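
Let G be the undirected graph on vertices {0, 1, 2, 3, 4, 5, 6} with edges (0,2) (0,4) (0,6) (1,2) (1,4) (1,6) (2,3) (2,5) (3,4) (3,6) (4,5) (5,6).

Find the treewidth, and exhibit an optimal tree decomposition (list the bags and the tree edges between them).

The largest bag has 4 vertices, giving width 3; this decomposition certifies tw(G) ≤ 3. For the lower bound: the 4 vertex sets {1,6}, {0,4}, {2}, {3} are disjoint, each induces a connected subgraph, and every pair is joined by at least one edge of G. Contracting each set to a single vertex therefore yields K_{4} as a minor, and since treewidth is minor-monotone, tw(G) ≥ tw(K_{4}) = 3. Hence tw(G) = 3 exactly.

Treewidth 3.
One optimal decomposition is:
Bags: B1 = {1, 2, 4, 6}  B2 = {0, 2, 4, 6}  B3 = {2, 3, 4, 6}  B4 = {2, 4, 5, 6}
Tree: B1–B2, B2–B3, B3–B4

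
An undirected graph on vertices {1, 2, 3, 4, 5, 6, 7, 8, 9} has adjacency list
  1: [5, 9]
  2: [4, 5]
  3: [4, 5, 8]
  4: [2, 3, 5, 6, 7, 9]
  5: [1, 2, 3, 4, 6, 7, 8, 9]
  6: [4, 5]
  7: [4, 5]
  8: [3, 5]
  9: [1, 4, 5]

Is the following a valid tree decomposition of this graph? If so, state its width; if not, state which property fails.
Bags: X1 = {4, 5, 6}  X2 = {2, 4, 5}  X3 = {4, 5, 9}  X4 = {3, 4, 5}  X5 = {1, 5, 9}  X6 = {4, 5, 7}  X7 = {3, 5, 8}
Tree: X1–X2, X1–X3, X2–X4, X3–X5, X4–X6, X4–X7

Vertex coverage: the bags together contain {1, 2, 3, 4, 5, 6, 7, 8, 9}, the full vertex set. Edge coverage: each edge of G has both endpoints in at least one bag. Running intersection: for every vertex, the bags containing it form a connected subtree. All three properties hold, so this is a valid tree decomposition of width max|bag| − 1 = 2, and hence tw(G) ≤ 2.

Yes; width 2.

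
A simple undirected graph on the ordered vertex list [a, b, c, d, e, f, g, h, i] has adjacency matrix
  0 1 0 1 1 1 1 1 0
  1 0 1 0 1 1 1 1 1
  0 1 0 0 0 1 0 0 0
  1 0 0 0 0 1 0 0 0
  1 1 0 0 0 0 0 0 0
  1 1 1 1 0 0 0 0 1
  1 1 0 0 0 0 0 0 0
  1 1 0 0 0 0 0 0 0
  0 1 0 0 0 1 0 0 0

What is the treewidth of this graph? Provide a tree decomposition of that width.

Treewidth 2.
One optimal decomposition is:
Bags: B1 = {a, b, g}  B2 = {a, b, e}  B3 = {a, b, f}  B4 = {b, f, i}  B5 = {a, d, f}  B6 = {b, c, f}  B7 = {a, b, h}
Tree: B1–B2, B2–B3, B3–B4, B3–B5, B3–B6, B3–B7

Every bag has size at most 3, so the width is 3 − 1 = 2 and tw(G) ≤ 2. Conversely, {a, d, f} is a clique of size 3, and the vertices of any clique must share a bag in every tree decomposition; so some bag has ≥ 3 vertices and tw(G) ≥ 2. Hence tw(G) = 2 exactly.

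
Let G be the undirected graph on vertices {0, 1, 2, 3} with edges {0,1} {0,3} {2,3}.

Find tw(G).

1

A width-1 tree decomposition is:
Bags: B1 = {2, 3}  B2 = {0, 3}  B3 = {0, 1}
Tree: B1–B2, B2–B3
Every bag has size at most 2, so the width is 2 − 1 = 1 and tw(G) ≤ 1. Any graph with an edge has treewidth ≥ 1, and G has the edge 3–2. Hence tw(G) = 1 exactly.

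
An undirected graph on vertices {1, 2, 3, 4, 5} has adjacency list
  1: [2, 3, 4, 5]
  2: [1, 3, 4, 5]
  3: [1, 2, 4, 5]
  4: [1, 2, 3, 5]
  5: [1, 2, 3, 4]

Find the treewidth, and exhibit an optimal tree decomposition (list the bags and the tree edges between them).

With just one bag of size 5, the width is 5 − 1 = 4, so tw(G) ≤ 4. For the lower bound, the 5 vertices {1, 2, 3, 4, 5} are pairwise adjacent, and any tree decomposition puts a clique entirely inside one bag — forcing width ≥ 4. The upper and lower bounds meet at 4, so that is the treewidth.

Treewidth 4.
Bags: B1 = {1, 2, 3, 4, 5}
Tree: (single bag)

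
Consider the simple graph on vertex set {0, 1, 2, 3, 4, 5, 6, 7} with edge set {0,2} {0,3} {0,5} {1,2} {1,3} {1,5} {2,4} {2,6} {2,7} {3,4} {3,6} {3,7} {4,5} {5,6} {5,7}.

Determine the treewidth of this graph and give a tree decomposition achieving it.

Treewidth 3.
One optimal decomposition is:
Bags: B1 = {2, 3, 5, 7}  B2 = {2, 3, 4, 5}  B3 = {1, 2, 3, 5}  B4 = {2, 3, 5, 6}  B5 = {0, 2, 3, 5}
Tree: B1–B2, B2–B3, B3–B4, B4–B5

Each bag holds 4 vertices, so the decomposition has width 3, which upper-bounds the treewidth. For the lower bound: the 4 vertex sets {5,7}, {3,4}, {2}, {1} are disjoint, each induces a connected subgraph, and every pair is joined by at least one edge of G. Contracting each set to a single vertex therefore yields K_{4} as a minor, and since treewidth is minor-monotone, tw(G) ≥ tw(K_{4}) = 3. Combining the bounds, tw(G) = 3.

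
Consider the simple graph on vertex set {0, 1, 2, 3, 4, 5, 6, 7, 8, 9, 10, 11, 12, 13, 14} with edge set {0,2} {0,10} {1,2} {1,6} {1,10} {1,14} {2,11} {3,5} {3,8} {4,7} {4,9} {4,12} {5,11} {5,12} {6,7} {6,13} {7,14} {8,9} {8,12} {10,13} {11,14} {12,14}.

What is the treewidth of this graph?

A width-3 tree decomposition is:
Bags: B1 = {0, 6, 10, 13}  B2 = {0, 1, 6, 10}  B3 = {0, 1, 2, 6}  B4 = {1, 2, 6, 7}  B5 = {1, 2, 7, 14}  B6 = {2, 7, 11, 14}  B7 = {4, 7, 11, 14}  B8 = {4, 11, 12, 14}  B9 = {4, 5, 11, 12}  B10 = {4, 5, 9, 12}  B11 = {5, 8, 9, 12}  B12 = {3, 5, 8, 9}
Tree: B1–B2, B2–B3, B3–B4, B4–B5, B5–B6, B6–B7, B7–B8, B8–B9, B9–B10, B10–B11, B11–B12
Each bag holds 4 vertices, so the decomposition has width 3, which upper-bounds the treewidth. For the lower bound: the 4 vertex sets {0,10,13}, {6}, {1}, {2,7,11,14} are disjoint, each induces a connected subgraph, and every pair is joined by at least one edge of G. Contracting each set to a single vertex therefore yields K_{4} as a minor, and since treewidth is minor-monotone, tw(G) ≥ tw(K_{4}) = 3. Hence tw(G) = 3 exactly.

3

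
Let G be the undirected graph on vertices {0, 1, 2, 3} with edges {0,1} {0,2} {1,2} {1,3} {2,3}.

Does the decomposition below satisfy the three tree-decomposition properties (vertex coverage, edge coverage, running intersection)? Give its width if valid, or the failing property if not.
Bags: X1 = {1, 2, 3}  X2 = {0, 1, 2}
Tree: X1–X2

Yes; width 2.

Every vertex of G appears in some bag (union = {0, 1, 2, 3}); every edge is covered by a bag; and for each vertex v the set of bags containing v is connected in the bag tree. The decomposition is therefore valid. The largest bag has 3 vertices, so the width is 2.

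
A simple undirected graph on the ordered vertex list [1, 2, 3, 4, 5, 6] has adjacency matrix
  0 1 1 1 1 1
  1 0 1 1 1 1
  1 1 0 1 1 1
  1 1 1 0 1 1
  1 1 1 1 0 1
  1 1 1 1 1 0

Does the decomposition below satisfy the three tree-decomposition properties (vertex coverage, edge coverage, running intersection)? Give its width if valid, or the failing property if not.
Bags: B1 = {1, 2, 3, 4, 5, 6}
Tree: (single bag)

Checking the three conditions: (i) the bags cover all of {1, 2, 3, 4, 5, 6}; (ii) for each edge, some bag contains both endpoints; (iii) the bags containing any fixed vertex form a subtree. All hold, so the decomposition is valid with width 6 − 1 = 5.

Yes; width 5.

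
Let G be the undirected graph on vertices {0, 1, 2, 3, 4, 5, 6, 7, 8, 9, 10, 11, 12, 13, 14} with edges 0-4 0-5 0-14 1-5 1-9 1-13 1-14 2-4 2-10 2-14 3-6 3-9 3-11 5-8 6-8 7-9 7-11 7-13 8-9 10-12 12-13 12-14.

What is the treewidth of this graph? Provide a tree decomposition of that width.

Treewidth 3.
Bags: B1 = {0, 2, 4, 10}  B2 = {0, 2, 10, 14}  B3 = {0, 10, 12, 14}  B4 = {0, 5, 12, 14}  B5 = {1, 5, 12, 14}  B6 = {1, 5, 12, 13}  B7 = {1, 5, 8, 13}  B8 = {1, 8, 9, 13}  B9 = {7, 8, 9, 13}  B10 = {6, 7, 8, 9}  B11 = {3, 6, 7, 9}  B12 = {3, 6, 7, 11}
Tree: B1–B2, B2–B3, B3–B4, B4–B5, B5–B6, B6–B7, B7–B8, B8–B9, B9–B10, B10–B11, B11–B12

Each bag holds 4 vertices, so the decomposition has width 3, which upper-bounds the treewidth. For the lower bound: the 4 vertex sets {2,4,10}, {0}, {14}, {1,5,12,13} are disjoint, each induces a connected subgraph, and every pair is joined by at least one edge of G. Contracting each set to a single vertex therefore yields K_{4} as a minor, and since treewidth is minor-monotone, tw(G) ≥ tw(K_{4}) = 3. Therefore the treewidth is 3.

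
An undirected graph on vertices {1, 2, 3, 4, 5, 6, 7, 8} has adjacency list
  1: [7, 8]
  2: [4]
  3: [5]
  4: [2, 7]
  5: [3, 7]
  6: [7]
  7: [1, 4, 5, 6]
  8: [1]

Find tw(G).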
- - -
Goal of the exercise: Write down how many lines of the data above carry the word "simple". Nothing else belongs in the answer.

Expected answer: 4